**TRY IT**
Return exactly those lines of the material below that fall between the line holding "Partials | 15 |" and the line holding "non-response | 16 |", inclusive.

BEGIN

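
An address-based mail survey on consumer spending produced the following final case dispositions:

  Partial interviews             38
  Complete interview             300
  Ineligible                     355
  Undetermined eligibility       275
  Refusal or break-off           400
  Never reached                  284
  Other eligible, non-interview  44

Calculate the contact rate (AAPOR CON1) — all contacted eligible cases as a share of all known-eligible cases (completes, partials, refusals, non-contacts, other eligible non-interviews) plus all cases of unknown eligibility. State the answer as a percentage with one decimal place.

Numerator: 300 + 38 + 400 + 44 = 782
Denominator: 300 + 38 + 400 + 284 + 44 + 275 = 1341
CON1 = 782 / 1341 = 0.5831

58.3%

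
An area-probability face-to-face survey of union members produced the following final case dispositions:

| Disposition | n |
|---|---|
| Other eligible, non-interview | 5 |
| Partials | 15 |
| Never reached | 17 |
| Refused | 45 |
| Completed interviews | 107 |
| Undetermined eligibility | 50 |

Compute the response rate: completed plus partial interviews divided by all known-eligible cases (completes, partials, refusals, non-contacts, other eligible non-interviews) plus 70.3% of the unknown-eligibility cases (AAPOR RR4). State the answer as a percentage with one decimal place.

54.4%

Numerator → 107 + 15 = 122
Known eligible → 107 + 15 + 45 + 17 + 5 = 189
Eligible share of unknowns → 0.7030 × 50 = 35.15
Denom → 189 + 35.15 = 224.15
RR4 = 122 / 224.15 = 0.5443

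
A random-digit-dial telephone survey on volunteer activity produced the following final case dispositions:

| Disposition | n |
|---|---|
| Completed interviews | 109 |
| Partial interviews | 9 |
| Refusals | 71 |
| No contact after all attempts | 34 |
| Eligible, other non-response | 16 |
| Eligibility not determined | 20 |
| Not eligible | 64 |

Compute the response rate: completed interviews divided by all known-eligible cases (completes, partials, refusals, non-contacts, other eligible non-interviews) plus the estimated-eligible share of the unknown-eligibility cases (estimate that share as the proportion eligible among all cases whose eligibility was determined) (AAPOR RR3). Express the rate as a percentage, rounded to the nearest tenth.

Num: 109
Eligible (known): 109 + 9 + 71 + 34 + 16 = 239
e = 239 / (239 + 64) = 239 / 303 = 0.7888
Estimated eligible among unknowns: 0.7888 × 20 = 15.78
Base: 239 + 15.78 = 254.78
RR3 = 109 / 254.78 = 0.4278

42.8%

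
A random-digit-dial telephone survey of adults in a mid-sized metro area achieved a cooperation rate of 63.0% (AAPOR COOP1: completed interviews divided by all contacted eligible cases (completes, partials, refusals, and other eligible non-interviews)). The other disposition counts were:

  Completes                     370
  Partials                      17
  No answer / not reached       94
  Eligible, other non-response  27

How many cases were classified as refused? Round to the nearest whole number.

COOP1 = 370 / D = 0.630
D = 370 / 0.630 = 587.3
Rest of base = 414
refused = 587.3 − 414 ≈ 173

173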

END
BEGIN

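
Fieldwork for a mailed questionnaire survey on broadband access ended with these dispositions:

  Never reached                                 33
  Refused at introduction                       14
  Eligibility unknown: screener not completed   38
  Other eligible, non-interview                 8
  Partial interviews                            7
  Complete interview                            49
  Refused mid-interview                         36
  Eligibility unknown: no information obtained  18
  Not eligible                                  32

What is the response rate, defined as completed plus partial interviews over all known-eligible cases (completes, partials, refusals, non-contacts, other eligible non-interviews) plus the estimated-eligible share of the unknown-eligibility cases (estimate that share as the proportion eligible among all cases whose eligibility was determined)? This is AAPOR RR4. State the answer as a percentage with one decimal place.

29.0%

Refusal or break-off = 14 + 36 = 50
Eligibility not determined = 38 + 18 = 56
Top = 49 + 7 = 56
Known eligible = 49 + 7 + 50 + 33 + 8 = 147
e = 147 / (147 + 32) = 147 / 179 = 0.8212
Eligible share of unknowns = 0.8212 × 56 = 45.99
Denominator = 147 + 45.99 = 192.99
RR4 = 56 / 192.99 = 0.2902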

END

**SOLUTION TO THIS TASK**
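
| Partials | 15 |
| Never reached | 17 |
| Refused | 45 |
| Completed interviews | 107 |
| Undetermined eligibility | 50 |

Compute the response rate: completed plus partial interviews divided by all known-eligible cases (completes, partials, refusals, non-contacts, other eligible non-interviews) plus 70.3% of the unknown-eligibility cases (AAPOR RR4). State the answer as a percentage with one decimal place.

54.4%

Numerator → 107 + 15 = 122
Known eligible → 107 + 15 + 45 + 17 + 5 = 189
Eligible share of unknowns → 0.7030 × 50 = 35.15
Denom → 189 + 35.15 = 224.15
RR4 = 122 / 224.15 = 0.5443

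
A random-digit-dial telephone survey on volunteer activity produced the following final case dispositions:

| Disposition | n |
|---|---|
| Completed interviews | 109 |
| Partial interviews | 9 |
| Refusals | 71 |
| No contact after all attempts | 34 |
| Eligible, other non-response | 16 |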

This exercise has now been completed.